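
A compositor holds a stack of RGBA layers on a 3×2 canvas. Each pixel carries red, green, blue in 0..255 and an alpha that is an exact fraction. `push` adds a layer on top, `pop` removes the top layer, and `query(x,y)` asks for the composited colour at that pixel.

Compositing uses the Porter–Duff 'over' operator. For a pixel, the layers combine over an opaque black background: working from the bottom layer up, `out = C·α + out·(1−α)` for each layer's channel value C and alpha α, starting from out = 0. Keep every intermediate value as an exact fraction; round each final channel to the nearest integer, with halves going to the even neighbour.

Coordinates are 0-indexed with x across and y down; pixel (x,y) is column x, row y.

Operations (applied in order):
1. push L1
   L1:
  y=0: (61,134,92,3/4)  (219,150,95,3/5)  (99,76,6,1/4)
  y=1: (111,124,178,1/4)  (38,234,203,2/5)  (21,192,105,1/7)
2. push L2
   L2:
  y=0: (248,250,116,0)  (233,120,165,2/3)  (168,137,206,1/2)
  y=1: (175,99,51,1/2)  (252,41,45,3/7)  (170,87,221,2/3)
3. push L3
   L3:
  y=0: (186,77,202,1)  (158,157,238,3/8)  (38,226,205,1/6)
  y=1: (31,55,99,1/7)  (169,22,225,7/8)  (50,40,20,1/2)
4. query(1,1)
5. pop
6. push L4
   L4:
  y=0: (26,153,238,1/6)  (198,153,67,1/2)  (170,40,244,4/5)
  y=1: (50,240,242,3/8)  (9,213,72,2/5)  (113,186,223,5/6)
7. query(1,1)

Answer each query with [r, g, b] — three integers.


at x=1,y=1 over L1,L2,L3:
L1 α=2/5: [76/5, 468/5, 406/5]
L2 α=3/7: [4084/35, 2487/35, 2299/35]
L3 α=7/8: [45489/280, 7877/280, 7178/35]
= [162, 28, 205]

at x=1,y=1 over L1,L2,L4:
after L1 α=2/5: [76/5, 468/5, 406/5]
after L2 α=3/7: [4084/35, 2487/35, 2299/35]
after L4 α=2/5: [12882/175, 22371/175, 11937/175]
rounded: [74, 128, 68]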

*To do*
Everything from the line containing "Compositing uses the" to the bottom of the listing is to be set down exactly; leave out all other lines.

*Output of the task*
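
Compositing uses the Porter–Duff 'over' operator. For a pixel, the layers combine over an opaque black background: working from the bottom layer up, `out = C·α + out·(1−α)` for each layer's channel value C and alpha α, starting from out = 0. Keep every intermediate value as an exact fraction; round each final channel to the nearest integer, with halves going to the even neighbour.

Coordinates are 0-indexed with x across and y down; pixel (x,y) is column x, row y.

Operations (applied in order):
1. push L1
   L1:
  y=0: (61,134,92,3/4)  (219,150,95,3/5)  (99,76,6,1/4)
  y=1: (111,124,178,1/4)  (38,234,203,2/5)  (21,192,105,1/7)
2. push L2
   L2:
  y=0: (248,250,116,0)  (233,120,165,2/3)  (168,137,206,1/2)
  y=1: (175,99,51,1/2)  (252,41,45,3/7)  (170,87,221,2/3)
3. push L3
   L3:
  y=0: (186,77,202,1)  (158,157,238,3/8)  (38,226,205,1/6)
  y=1: (31,55,99,1/7)  (169,22,225,7/8)  (50,40,20,1/2)
4. query(1,1)
5. pop
6. push L4
   L4:
  y=0: (26,153,238,1/6)  (198,153,67,1/2)  (170,40,244,4/5)
  y=1: (50,240,242,3/8)  (9,213,72,2/5)  (113,186,223,5/6)
7. query(1,1)

Answer each query with [r, g, b] — three integers.


at x=1,y=1 over L1,L2,L3:
L1 α=2/5: [76/5, 468/5, 406/5]
L2 α=3/7: [4084/35, 2487/35, 2299/35]
L3 α=7/8: [45489/280, 7877/280, 7178/35]
= [162, 28, 205]

at x=1,y=1 over L1,L2,L4:
after L1 α=2/5: [76/5, 468/5, 406/5]
after L2 α=3/7: [4084/35, 2487/35, 2299/35]
after L4 α=2/5: [12882/175, 22371/175, 11937/175]
rounded: [74, 128, 68]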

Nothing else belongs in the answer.